Try it
Show me each line of the listing below where the word "Consider" appears.

Information provided
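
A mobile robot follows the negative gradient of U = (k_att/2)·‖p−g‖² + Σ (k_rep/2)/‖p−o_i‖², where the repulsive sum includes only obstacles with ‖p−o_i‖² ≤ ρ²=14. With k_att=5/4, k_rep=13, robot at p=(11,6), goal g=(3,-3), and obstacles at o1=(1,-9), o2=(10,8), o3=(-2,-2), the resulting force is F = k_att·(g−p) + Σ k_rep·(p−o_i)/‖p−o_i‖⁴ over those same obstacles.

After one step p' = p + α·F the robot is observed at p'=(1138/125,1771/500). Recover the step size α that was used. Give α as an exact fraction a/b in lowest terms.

α = 1/5

F_att = 5/4·(g−p) = 5/4·(-8,-9) = (-10.0000,-11.2500)
o1: d²=325 > ρ²=14 → inactive
o2: d²=5 ≤ ρ²=14; F_rep = 13·(1,-2)/5² = (0.5200,-1.0400)
o3: d²=233 > ρ²=14 → inactive
F = F_att + ΣF_rep = (-9.4800,-12.2900)
Δp = p'−p = (-1.8960,-2.4580); α = Δx/Fx = (-237/125) / (-237/25) = 1/5
check: Δy/Fy = (-1229/500) / (-1229/100) = 1/5 ✓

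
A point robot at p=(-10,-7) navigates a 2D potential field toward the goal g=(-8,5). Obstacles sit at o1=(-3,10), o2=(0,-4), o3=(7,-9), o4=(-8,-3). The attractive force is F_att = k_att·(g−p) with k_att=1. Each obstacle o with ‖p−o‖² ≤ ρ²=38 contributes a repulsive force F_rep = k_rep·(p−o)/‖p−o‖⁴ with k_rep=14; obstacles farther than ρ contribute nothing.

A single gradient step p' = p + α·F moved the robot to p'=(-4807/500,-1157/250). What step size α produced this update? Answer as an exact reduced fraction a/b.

F_att = 1·(g−p) = 1·(2,12) = (2.0000,12.0000)
o1: d²=338 > ρ²=38 → inactive
o2: d²=109 > ρ²=38 → inactive
o3: d²=293 > ρ²=38 → inactive
o4: d²=20 ≤ ρ²=38; F_rep = 14·(-2,-4)/20² = (-0.0700,-0.1400)
F = F_att + ΣF_rep = (1.9300,11.8600)
Δp = p'−p = (0.3860,2.3720); α = Δx/Fx = (193/500) / (193/100) = 1/5
check: Δy/Fy = (593/250) / (593/50) = 1/5 ✓

α = 1/5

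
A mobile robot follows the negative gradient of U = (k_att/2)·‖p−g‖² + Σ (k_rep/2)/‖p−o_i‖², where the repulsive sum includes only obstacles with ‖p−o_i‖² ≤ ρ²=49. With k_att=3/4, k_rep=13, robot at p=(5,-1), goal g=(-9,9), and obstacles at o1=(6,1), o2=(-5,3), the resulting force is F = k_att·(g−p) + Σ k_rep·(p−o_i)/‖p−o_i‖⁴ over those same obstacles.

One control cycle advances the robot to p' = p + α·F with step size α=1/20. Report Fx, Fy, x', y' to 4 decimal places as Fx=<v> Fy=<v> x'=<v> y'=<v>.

F_att = 3/4·(g−p) = 3/4·(-14,10) = (-10.5000,7.5000)
o1: d²=5 ≤ ρ²=49; F_rep = 13·(-1,-2)/5² = (-0.5200,-1.0400)
o2: d²=116 > ρ²=49 → inactive
F = F_att + ΣF_rep = (-11.0200,6.4600)
p' = p + 1/20·F = (4.4490,-0.6770)

Fx=-11.0200 Fy=6.4600 x'=4.4490 y'=-0.6770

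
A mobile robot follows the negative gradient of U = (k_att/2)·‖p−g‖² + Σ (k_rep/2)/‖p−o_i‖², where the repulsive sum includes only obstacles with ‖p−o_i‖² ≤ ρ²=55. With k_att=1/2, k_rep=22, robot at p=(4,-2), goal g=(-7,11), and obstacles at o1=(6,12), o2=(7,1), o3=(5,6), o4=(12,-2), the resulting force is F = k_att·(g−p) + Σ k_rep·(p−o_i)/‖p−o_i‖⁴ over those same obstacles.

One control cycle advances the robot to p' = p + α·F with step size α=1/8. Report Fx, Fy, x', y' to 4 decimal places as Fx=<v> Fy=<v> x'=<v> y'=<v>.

Fx=-5.7037 Fy=6.2963 x'=3.2870 y'=-1.2130

F_att = 1/2·(g−p) = 1/2·(-11,13) = (-5.5000,6.5000)
o1: d²=200 > ρ²=55 → inactive
o2: d²=18 ≤ ρ²=55; F_rep = 22·(-3,-3)/18² = (-0.2037,-0.2037)
o3: d²=65 > ρ²=55 → inactive
o4: d²=64 > ρ²=55 → inactive
F = F_att + ΣF_rep = (-5.7037,6.2963)
p' = p + 1/8·F = (3.2870,-1.2130)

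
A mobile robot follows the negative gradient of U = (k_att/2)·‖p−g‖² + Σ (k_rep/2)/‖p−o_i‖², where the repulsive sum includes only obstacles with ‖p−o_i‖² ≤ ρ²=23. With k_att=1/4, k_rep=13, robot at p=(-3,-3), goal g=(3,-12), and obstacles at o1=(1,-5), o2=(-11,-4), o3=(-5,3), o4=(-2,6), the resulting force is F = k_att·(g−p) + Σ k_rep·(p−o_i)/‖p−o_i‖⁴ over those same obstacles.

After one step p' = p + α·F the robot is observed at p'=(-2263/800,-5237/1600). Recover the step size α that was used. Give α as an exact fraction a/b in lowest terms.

F_att = 1/4·(g−p) = 1/4·(6,-9) = (1.5000,-2.2500)
o1: d²=20 ≤ ρ²=23; F_rep = 13·(-4,2)/20² = (-0.1300,0.0650)
o2: d²=65 > ρ²=23 → inactive
o3: d²=40 > ρ²=23 → inactive
o4: d²=82 > ρ²=23 → inactive
F = F_att + ΣF_rep = (1.3700,-2.1850)
Δp = p'−p = (0.1713,-0.2731); α = Δx/Fx = (137/800) / (137/100) = 1/8
check: Δy/Fy = (-437/1600) / (-437/200) = 1/8 ✓

α = 1/8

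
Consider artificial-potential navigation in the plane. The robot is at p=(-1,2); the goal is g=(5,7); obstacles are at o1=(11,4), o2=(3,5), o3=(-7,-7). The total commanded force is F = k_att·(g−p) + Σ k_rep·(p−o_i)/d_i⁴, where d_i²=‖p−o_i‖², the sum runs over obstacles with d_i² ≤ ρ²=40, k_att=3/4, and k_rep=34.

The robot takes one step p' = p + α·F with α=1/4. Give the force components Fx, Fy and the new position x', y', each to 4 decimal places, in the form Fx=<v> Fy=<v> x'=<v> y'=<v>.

Fx=4.2824 Fy=3.5868 x'=0.0706 y'=2.8967

F_att = 3/4·(g−p) = 3/4·(6,5) = (4.5000,3.7500)
o1: d²=148 > ρ²=40 → inactive
o2: d²=25 ≤ ρ²=40; F_rep = 34·(-4,-3)/25² = (-0.2176,-0.1632)
o3: d²=117 > ρ²=40 → inactive
F = F_att + ΣF_rep = (4.2824,3.5868)
p' = p + 1/4·F = (0.0706,2.8967)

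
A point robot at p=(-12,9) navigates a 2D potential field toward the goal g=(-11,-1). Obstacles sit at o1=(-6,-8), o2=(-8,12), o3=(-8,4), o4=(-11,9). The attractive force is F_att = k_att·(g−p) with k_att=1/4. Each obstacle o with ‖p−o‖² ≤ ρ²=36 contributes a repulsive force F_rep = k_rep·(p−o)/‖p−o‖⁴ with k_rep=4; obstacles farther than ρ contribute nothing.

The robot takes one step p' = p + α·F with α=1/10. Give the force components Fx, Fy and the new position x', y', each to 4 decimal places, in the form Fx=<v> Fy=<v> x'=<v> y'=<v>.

F_att = 1/4·(g−p) = 1/4·(1,-10) = (0.2500,-2.5000)
o1: d²=325 > ρ²=36 → inactive
o2: d²=25 ≤ ρ²=36; F_rep = 4·(-4,-3)/25² = (-0.0256,-0.0192)
o3: d²=41 > ρ²=36 → inactive
o4: d²=1 ≤ ρ²=36; F_rep = 4·(-1,0)/1² = (-4.0000,0.0000)
F = F_att + ΣF_rep = (-3.7756,-2.5192)
p' = p + 1/10·F = (-12.3776,8.7481)

Fx=-3.7756 Fy=-2.5192 x'=-12.3776 y'=8.7481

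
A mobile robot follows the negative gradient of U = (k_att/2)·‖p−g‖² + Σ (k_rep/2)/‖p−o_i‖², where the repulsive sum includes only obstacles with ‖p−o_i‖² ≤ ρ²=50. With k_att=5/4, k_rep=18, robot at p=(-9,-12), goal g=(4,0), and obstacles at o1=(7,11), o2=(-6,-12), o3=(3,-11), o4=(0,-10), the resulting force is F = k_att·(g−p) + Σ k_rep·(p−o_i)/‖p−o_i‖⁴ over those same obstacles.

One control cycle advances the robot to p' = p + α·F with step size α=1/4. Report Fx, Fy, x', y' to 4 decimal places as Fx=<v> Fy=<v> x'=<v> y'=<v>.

Fx=15.5833 Fy=15.0000 x'=-5.1042 y'=-8.2500

F_att = 5/4·(g−p) = 5/4·(13,12) = (16.2500,15.0000)
o1: d²=785 > ρ²=50 → inactive
o2: d²=9 ≤ ρ²=50; F_rep = 18·(-3,0)/9² = (-0.6667,0.0000)
o3: d²=145 > ρ²=50 → inactive
o4: d²=85 > ρ²=50 → inactive
F = F_att + ΣF_rep = (15.5833,15.0000)
p' = p + 1/4·F = (-5.1042,-8.2500)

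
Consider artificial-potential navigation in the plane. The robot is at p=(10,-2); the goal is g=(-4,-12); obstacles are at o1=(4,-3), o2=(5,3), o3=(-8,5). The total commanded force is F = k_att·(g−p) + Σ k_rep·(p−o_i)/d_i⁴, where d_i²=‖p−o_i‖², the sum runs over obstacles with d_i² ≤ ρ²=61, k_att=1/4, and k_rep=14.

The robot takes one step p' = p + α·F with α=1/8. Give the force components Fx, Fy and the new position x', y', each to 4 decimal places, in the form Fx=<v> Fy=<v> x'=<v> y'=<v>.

F_att = 1/4·(g−p) = 1/4·(-14,-10) = (-3.5000,-2.5000)
o1: d²=37 ≤ ρ²=61; F_rep = 14·(6,1)/37² = (0.0614,0.0102)
o2: d²=50 ≤ ρ²=61; F_rep = 14·(5,-5)/50² = (0.0280,-0.0280)
o3: d²=373 > ρ²=61 → inactive
F = F_att + ΣF_rep = (-3.4106,-2.5178)
p' = p + 1/8·F = (9.5737,-2.3147)

Fx=-3.4106 Fy=-2.5178 x'=9.5737 y'=-2.3147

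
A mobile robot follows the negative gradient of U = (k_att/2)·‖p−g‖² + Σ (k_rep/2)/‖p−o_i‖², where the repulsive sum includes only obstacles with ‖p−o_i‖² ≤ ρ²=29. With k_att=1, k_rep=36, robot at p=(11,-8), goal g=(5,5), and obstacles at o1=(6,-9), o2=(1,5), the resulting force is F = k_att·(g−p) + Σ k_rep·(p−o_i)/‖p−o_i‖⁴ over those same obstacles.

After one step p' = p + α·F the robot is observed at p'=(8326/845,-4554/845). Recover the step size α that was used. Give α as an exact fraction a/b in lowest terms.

F_att = 1·(g−p) = 1·(-6,13) = (-6.0000,13.0000)
o1: d²=26 ≤ ρ²=29; F_rep = 36·(5,1)/26² = (0.2663,0.0533)
o2: d²=269 > ρ²=29 → inactive
F = F_att + ΣF_rep = (-5.7337,13.0533)
Δp = p'−p = (-1.1467,2.6107); α = Δx/Fx = (-969/845) / (-969/169) = 1/5
check: Δy/Fy = (2206/845) / (2206/169) = 1/5 ✓

α = 1/5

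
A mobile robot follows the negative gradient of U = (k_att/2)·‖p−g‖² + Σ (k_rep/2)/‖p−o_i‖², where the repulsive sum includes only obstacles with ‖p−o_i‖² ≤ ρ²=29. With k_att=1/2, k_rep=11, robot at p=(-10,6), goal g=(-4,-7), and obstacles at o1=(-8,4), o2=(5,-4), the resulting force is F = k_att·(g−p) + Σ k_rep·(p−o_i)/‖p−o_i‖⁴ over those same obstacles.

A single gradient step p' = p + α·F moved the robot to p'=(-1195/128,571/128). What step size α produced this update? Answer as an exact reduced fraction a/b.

α = 1/4

F_att = 1/2·(g−p) = 1/2·(6,-13) = (3.0000,-6.5000)
o1: d²=8 ≤ ρ²=29; F_rep = 11·(-2,2)/8² = (-0.3438,0.3438)
o2: d²=325 > ρ²=29 → inactive
F = F_att + ΣF_rep = (2.6562,-6.1562)
Δp = p'−p = (0.6641,-1.5391); α = Δx/Fx = (85/128) / (85/32) = 1/4
check: Δy/Fy = (-197/128) / (-197/32) = 1/4 ✓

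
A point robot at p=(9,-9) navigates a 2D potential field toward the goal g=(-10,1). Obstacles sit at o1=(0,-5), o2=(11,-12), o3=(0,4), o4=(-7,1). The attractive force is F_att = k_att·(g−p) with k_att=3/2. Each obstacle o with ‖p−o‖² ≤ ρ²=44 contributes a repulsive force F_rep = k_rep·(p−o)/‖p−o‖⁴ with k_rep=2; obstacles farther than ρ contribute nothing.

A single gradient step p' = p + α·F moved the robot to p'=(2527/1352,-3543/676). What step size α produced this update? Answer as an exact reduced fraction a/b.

F_att = 3/2·(g−p) = 3/2·(-19,10) = (-28.5000,15.0000)
o1: d²=97 > ρ²=44 → inactive
o2: d²=13 ≤ ρ²=44; F_rep = 2·(-2,3)/13² = (-0.0237,0.0355)
o3: d²=250 > ρ²=44 → inactive
o4: d²=356 > ρ²=44 → inactive
F = F_att + ΣF_rep = (-28.5237,15.0355)
Δp = p'−p = (-7.1309,3.7589); α = Δx/Fx = (-9641/1352) / (-9641/338) = 1/4
check: Δy/Fy = (2541/676) / (2541/169) = 1/4 ✓

α = 1/4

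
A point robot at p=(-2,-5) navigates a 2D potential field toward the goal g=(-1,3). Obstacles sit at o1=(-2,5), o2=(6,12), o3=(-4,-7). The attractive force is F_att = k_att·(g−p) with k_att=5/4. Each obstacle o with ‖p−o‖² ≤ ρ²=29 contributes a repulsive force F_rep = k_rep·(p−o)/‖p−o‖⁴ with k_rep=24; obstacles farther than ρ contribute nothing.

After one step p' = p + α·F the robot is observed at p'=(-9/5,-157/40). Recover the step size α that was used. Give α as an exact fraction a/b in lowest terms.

F_att = 5/4·(g−p) = 5/4·(1,8) = (1.2500,10.0000)
o1: d²=100 > ρ²=29 → inactive
o2: d²=353 > ρ²=29 → inactive
o3: d²=8 ≤ ρ²=29; F_rep = 24·(2,2)/8² = (0.7500,0.7500)
F = F_att + ΣF_rep = (2.0000,10.7500)
Δp = p'−p = (0.2000,1.0750); α = Δx/Fx = (1/5) / (2) = 1/10
check: Δy/Fy = (43/40) / (43/4) = 1/10 ✓

α = 1/10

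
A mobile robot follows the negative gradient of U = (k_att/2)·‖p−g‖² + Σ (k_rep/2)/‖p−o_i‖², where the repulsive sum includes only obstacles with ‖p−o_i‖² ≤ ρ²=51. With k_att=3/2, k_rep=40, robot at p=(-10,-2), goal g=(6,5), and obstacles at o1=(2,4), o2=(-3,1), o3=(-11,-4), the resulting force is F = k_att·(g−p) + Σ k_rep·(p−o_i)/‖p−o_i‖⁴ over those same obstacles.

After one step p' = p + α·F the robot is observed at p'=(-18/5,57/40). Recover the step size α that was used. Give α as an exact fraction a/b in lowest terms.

F_att = 3/2·(g−p) = 3/2·(16,7) = (24.0000,10.5000)
o1: d²=180 > ρ²=51 → inactive
o2: d²=58 > ρ²=51 → inactive
o3: d²=5 ≤ ρ²=51; F_rep = 40·(1,2)/5² = (1.6000,3.2000)
F = F_att + ΣF_rep = (25.6000,13.7000)
Δp = p'−p = (6.4000,3.4250); α = Δx/Fx = (32/5) / (128/5) = 1/4
check: Δy/Fy = (137/40) / (137/10) = 1/4 ✓

α = 1/4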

Task solution
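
Consider artificial-potential navigation in the plane. The robot is at p=(-1,2); the goal is g=(5,7); obstacles are at o1=(11,4), o2=(3,5), o3=(-7,-7). The total commanded force is F = k_att·(g−p) + Σ k_rep·(p−o_i)/d_i⁴, where d_i²=‖p−o_i‖², the sum runs over obstacles with d_i² ≤ ρ²=40, k_att=3/4, and k_rep=34.
Consider artificial-potential navigation in the plane. The robot is at p=(10,-2); the goal is g=(-4,-12); obstacles are at o1=(4,-3), o2=(5,3), o3=(-8,5). The total commanded force is F = k_att·(g−p) + Σ k_rep·(p−o_i)/d_i⁴, where d_i²=‖p−o_i‖², the sum runs over obstacles with d_i² ≤ ρ²=61, k_att=1/4, and k_rep=14.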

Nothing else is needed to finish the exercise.